INSTRUCTIONS FOR THE TASK:
Below this line is a set of entries; quote exactly the lines from the line that contains "Reverse-engineering Conway's Game" to the line that contains "The hidden cells are", both lines included.

Stored items:
----

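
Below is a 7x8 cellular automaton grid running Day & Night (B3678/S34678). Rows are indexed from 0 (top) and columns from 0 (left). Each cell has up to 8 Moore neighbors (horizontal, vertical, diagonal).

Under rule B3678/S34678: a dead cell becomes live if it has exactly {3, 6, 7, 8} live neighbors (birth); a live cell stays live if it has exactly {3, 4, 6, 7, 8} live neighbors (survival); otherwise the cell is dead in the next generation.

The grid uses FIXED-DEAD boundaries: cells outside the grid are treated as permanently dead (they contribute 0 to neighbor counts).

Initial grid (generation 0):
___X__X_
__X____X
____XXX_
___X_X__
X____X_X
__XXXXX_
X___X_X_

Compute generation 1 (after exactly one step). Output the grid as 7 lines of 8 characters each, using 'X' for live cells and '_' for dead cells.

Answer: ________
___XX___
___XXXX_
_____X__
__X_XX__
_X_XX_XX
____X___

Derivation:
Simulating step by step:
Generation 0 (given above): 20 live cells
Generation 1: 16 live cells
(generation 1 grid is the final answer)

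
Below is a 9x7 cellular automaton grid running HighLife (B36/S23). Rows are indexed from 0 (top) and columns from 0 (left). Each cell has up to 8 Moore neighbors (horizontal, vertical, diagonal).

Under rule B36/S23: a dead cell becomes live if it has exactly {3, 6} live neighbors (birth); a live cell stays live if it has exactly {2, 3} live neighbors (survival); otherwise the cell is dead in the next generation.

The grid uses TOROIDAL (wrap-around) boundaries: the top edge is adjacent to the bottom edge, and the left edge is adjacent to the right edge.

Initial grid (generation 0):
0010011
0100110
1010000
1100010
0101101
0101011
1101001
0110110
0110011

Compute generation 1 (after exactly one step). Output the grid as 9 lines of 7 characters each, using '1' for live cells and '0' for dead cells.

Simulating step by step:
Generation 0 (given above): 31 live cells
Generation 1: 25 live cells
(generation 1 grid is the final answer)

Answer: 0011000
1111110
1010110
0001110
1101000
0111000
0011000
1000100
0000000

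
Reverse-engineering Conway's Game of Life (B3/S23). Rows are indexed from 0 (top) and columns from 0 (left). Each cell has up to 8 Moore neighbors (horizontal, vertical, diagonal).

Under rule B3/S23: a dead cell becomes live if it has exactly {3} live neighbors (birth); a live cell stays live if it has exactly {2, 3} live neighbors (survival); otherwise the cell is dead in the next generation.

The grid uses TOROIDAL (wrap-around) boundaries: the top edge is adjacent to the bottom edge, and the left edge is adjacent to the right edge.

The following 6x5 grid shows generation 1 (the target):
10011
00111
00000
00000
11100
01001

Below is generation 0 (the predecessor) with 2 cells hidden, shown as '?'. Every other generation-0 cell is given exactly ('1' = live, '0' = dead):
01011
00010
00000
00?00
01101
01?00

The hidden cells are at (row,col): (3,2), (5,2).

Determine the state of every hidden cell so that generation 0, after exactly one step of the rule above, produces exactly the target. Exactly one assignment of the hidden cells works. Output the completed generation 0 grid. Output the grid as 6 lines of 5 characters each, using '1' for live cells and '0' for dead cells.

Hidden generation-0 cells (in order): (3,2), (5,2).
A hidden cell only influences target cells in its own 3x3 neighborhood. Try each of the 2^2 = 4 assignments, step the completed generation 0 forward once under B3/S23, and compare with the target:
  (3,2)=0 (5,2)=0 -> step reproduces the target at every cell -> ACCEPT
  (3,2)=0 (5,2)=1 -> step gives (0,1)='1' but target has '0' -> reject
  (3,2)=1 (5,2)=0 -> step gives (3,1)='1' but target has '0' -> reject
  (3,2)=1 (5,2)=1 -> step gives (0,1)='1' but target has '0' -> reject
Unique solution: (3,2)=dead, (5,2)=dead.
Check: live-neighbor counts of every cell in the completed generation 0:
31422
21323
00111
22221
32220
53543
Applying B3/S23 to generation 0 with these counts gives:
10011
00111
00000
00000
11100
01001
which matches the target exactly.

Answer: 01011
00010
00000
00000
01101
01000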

----

YOUR SOLUTION:
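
Reverse-engineering Conway's Game of Life (B3/S23). Rows are indexed from 0 (top) and columns from 0 (left). Each cell has up to 8 Moore neighbors (horizontal, vertical, diagonal).

Under rule B3/S23: a dead cell becomes live if it has exactly {3} live neighbors (birth); a live cell stays live if it has exactly {2, 3} live neighbors (survival); otherwise the cell is dead in the next generation.

The grid uses TOROIDAL (wrap-around) boundaries: the top edge is adjacent to the bottom edge, and the left edge is adjacent to the right edge.

The following 6x5 grid shows generation 1 (the target):
10011
00111
00000
00000
11100
01001

Below is generation 0 (the predecessor) with 2 cells hidden, shown as '?'. Every other generation-0 cell is given exactly ('1' = live, '0' = dead):
01011
00010
00000
00?00
01101
01?00

The hidden cells are at (row,col): (3,2), (5,2).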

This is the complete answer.